Dataset entries:
►

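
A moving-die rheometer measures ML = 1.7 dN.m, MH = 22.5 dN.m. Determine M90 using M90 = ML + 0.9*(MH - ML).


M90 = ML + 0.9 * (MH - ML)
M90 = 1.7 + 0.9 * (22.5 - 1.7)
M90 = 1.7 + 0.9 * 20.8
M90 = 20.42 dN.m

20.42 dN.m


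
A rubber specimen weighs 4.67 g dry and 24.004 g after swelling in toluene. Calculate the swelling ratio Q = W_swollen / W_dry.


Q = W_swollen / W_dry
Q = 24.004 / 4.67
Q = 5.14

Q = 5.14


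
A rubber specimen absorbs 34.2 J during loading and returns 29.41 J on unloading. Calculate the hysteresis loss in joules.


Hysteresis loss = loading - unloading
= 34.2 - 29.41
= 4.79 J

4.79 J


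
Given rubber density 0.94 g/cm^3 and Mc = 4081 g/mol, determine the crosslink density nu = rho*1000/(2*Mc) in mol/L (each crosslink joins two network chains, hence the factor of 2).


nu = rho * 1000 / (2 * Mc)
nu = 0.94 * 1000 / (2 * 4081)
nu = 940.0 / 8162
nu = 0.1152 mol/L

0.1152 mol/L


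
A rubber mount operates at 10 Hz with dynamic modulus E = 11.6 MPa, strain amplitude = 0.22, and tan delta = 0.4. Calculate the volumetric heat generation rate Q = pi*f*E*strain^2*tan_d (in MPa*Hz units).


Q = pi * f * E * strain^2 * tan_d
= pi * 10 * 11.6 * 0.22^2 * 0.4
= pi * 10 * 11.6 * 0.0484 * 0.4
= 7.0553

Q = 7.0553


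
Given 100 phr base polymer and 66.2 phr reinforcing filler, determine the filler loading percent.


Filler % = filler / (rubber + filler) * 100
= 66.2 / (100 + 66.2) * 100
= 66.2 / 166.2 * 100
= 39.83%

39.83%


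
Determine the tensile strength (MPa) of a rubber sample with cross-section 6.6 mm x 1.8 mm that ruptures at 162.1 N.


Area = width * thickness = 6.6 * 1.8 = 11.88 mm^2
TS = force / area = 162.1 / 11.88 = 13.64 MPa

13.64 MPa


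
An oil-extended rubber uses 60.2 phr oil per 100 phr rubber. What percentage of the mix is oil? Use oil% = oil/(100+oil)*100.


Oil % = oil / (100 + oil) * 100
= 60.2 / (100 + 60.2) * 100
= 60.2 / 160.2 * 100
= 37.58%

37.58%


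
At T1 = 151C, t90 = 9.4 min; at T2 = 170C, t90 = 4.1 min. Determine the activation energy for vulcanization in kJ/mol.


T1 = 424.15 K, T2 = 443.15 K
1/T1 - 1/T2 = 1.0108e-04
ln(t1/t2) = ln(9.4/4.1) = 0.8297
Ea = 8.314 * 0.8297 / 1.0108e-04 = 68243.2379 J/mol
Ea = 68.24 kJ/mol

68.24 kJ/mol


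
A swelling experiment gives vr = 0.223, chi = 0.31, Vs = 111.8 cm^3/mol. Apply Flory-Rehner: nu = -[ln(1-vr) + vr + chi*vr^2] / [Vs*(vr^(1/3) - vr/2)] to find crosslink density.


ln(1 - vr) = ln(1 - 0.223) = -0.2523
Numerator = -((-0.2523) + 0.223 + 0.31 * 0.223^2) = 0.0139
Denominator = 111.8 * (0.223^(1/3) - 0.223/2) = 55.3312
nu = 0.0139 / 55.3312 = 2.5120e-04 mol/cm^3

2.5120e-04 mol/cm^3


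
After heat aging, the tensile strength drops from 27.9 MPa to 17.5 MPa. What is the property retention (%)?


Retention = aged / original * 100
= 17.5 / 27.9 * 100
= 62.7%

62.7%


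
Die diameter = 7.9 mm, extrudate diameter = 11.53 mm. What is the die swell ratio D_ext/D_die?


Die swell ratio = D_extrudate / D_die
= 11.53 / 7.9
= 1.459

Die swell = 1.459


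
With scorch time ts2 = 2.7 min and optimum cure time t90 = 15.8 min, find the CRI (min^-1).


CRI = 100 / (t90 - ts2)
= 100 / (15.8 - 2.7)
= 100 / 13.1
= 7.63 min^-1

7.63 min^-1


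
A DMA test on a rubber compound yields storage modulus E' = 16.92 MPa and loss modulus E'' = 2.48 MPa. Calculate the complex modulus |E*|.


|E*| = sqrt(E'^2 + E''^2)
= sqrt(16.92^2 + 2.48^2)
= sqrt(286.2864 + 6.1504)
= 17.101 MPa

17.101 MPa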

◄

• Exercise brief:
Beginning at the line containing "Die diameter = 7.9", repeat each line exactly through the last line of the entries, and include no other lines.

• Written response:
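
Die diameter = 7.9 mm, extrudate diameter = 11.53 mm. What is the die swell ratio D_ext/D_die?


Die swell ratio = D_extrudate / D_die
= 11.53 / 7.9
= 1.459

Die swell = 1.459


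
With scorch time ts2 = 2.7 min and optimum cure time t90 = 15.8 min, find the CRI (min^-1).


CRI = 100 / (t90 - ts2)
= 100 / (15.8 - 2.7)
= 100 / 13.1
= 7.63 min^-1

7.63 min^-1


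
A DMA test on a rubber compound yields storage modulus E' = 16.92 MPa and loss modulus E'' = 2.48 MPa. Calculate the complex modulus |E*|.


|E*| = sqrt(E'^2 + E''^2)
= sqrt(16.92^2 + 2.48^2)
= sqrt(286.2864 + 6.1504)
= 17.101 MPa

17.101 MPa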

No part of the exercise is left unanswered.